▶ REQUIREMENT: Look through the entries below and report every line that has "initialised".

··········

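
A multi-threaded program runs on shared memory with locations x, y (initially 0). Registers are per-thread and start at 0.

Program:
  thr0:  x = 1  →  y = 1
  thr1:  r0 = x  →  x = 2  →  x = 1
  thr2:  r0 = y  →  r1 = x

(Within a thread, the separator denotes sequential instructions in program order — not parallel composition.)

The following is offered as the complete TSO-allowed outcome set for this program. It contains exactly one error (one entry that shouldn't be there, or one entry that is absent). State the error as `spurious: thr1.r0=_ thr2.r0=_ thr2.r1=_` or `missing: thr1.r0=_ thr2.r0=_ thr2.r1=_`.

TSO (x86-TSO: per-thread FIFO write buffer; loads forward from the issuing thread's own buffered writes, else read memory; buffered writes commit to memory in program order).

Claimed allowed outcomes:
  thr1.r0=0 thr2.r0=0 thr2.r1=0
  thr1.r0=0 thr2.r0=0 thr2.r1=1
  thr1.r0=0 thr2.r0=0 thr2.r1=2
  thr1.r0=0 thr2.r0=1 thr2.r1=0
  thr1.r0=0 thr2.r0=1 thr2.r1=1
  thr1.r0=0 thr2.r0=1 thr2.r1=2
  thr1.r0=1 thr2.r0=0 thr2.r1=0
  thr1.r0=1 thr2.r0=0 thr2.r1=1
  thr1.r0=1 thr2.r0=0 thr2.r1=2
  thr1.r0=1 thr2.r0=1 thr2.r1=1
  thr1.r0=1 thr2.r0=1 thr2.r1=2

outcome vector order: (thr1.r0,thr2.r0,thr2.r1)
[TSO] allowed = {(0,0,0); (0,0,1); (0,0,2); (0,1,1); (0,1,2); (1,0,0); (1,0,1); (1,0,2); (1,1,1); (1,1,2)}
claimed∖TSO = {(0,1,0)}

spurious: thr1.r0=0 thr2.r0=1 thr2.r1=0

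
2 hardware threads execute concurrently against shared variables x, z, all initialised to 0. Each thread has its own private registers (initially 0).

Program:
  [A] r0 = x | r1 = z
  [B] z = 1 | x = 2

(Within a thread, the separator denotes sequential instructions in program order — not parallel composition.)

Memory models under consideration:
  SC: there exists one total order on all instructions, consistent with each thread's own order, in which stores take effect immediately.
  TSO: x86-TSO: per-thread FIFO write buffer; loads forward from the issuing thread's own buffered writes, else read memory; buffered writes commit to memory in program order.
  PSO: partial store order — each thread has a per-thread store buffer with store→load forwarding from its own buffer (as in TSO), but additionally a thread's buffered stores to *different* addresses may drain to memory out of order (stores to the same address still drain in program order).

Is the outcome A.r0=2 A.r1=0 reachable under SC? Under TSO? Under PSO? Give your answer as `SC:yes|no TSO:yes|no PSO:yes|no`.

SC:no TSO:no PSO:yes

outcome vector order: (A.r0,A.r1)
SC: 3 outcomes — {<0 0>; <0 1>; <2 1>}
TSO: 3 outcomes — {<0 0>; <0 1>; <2 1>}
PSO: 4 outcomes — {<0 0>; <0 1>; <2 0>; <2 1>}
target <2 0> ∈ {PSO}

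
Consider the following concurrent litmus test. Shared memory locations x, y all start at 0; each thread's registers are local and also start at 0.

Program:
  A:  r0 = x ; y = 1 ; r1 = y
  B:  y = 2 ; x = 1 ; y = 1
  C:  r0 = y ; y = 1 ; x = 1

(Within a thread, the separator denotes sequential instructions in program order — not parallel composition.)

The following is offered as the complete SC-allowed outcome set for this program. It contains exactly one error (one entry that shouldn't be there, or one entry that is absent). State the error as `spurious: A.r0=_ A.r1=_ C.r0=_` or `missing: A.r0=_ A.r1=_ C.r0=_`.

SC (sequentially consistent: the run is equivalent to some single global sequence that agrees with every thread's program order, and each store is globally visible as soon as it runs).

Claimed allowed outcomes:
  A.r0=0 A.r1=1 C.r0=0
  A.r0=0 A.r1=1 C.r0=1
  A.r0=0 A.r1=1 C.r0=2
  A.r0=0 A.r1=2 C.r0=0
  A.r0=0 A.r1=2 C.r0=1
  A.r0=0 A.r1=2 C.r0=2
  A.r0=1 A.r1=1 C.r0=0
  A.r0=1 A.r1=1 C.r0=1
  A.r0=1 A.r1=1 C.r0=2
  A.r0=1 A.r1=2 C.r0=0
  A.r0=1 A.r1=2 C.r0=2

outcome vector order: (A.r0,A.r1,C.r0)
SC: 10 outcomes — {0/1/0, 0/1/1, 0/1/2, 0/2/0, 0/2/1, 0/2/2, 1/1/0, 1/1/1, 1/1/2, 1/2/0}
claimed∖SC = {1/2/2}

spurious: A.r0=1 A.r1=2 C.r0=2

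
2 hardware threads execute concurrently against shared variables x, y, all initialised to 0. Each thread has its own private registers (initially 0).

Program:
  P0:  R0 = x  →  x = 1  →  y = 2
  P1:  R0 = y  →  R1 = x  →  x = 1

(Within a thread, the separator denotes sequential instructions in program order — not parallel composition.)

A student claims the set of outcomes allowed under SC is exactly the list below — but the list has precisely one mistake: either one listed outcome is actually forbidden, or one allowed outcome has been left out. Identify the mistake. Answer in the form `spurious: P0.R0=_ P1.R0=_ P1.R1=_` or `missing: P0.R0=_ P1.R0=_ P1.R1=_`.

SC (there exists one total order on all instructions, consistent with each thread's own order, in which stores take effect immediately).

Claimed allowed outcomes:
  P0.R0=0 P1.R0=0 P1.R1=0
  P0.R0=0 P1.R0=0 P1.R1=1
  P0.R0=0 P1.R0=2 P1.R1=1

outcome vector order: (P0.R0,P1.R0,P1.R1)
SC: 4 outcomes — {<0 0 0>, <0 0 1>, <0 2 1>, <1 0 0>}
SC∖claimed = {<1 0 0>}

missing: P0.R0=1 P1.R0=0 P1.R1=0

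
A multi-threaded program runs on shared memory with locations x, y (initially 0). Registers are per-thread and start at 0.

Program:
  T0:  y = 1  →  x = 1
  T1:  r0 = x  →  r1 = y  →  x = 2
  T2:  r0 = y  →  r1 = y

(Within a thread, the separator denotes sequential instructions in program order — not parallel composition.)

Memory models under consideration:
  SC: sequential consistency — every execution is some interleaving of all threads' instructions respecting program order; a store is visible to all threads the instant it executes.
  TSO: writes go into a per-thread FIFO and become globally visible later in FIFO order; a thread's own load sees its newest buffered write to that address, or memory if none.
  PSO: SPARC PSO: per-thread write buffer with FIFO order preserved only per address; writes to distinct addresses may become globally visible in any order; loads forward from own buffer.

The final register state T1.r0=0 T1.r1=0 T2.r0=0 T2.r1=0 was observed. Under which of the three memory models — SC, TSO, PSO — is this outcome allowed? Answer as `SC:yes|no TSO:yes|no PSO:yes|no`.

SC:yes TSO:yes PSO:yes

outcome vector order: (T1.r0,T1.r1,T2.r0,T2.r1)
SC: 9 outcomes — {(0,0,0,0) (0,0,0,1) (0,0,1,1) (0,1,0,0) (0,1,0,1) (0,1,1,1) (1,1,0,0) (1,1,0,1) (1,1,1,1)}
TSO: 9 outcomes — {(0,0,0,0) (0,0,0,1) (0,0,1,1) (0,1,0,0) (0,1,0,1) (0,1,1,1) (1,1,0,0) (1,1,0,1) (1,1,1,1)}
PSO: 12 outcomes — {(0,0,0,0) (0,0,0,1) (0,0,1,1) (0,1,0,0) (0,1,0,1) (0,1,1,1) (1,0,0,0) (1,0,0,1) (1,0,1,1) (1,1,0,0) (1,1,0,1) (1,1,1,1)}
target (0,0,0,0) ∈ {SC,TSO,PSO}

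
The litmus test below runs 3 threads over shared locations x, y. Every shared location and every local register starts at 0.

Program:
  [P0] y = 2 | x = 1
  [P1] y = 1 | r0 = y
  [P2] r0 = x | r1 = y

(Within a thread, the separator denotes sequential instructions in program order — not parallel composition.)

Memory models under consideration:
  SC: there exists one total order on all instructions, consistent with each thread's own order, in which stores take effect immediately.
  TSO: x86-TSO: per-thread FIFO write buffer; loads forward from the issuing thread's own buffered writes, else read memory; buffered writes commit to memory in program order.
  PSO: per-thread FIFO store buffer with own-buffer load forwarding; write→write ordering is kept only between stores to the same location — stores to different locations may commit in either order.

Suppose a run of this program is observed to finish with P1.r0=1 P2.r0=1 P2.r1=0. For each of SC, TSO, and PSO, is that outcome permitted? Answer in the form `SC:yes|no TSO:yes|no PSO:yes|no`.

outcome vector order: (P1.r0,P2.r0,P2.r1)
under SC → <1 0 0>; <1 0 1>; <1 0 2>; <1 1 1>; <1 1 2>; <2 0 0>; <2 0 1>; <2 0 2>; <2 1 2>
under TSO → <1 0 0>; <1 0 1>; <1 0 2>; <1 1 1>; <1 1 2>; <2 0 0>; <2 0 1>; <2 0 2>; <2 1 2>
under PSO → <1 0 0>; <1 0 1>; <1 0 2>; <1 1 0>; <1 1 1>; <1 1 2>; <2 0 0>; <2 0 1>; <2 0 2>; <2 1 0>; <2 1 1>; <2 1 2>
target <1 1 0> ∈ {PSO}

SC:no TSO:no PSO:yes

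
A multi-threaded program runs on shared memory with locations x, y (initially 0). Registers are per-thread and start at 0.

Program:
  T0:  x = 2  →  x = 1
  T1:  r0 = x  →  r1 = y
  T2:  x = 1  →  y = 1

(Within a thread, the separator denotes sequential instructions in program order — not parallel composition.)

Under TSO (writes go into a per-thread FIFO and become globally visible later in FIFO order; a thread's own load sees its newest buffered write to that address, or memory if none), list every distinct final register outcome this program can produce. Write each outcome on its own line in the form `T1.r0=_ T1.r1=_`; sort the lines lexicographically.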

··········

▶ EXPECTED ANSWER:
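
2 hardware threads execute concurrently against shared variables x, z, all initialised to 0. Each thread has its own private registers (initially 0).
2 hardware threads execute concurrently against shared variables x, y, all initialised to 0. Each thread has its own private registers (initially 0).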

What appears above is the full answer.